Assignment
When the string "primitive" appears in a line of the records, show the whole line.

Start of Data to use

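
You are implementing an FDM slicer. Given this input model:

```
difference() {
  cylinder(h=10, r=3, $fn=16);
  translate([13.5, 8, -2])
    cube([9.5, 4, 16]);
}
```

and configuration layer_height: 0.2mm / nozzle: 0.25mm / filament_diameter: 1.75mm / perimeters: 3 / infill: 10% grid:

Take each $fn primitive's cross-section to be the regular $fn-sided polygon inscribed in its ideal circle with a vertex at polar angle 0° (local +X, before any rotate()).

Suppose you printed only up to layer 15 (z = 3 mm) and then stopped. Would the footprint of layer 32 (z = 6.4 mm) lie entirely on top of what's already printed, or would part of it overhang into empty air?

Compare the two slices. At z = 3: the r=3 cylinder contributes a regular 16-gon of circumradius 3 (area = (16/2)·3.000²·sin(360°/16) = 27.55 mm²); the 9.5×4 cube at (13.5, 8) contributes its full rectangle (area 38.00 mm²); Taking the first minus the rest: starting from the r=3 cylinder (27.55 mm²), the 9.5×4 cube at (13.5, 8) misses the remaining region (no effect) — area = 27.55 mm². At z = 6.4: the cylinder: section is a regular 16-gon, circumradius r=3 (area = (16/2)·3.000²·sin(360°/16) = 27.55 mm²); the cube at (13.5, 8) (footprint 9.5×4) is included at this height (area 38.00 mm²); Subtracting the remaining from the first: starting from the r=3 cylinder (27.55 mm²), the 9.5×4 cube at (13.5, 8) misses the remaining region (no effect) — area = 27.55 mm². Checking containment: the cross-section at z = 6.4 is a subset of the cross-section at z = 3.

entirely on top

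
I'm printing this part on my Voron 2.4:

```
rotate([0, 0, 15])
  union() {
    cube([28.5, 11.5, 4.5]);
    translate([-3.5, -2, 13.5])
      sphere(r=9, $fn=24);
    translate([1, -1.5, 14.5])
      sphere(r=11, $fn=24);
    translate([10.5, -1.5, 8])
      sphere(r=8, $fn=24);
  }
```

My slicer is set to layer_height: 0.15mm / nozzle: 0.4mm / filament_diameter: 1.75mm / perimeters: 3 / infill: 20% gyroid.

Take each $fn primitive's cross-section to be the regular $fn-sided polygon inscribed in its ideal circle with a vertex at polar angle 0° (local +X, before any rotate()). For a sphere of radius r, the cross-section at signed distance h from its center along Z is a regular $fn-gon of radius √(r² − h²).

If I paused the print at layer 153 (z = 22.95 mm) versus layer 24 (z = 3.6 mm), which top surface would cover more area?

layer 24 (z = 3.6 mm)

Layer 153 (z = 22.95): the cube is absent (z outside [0, 4.5]); the sphere at (-3.5, -2) is absent (|z−center|=9.450 > r=9); the r=11 sphere at (1, -1.5) contributes a regular 24-gon of circumradius √(11²−8.45²) = 7.043 (area = (24/2)·7.043²·sin(360°/24) = 154.04 mm²); the sphere at (10.5, -1.5) is not intersected at this z (|z−center|=14.950 > r=8); Combining (union): only the r=11 sphere at (1, -1.5) is present, so the union is just that shape — area = 154.04 mm²; (whole slice rotated 15° about Z — lengths, areas and connectivity unchanged). So its area = 154.04 mm². Layer 24 (z = 3.6): the cube is present — its section is the full 28.5×11.5 rectangle (area 327.75 mm²); the sphere at (-3.5, -2) is absent (|z−center|=9.900 > r=9); the r=11 sphere at (1, -1.5) contributes a regular 24-gon of circumradius √(11²−10.9²) = 1.480 (area = (24/2)·1.480²·sin(360°/24) = 6.80 mm²); the r=8 sphere at (10.5, -1.5) slices to a regular 24-gon of circumradius 6.681 (√(r²−h²) with h=4.4 from center) (area = (24/2)·6.681²·sin(360°/24) = 138.64 mm²); Combining (union): the regions partially overlap — summed areas 473.20 mm² minus the doubly-counted overlap 49.57 mm² gives 423.62 mm² — area = 423.62 mm²; (rotated 15° about Z; rotation is an isometry so areas/perimeters/island counts are preserved). So its area = 423.62 mm². Layer 24 is larger (423.62 vs 154.04 mm²).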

End of Data to use

Response area
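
Take each $fn primitive's cross-section to be the regular $fn-sided polygon inscribed in its ideal circle with a vertex at polar angle 0° (local +X, before any rotate()).
Take each $fn primitive's cross-section to be the regular $fn-sided polygon inscribed in its ideal circle with a vertex at polar angle 0° (local +X, before any rotate()). For a sphere of radius r, the cross-section at signed distance h from its center along Z is a regular $fn-gon of radius √(r² − h²).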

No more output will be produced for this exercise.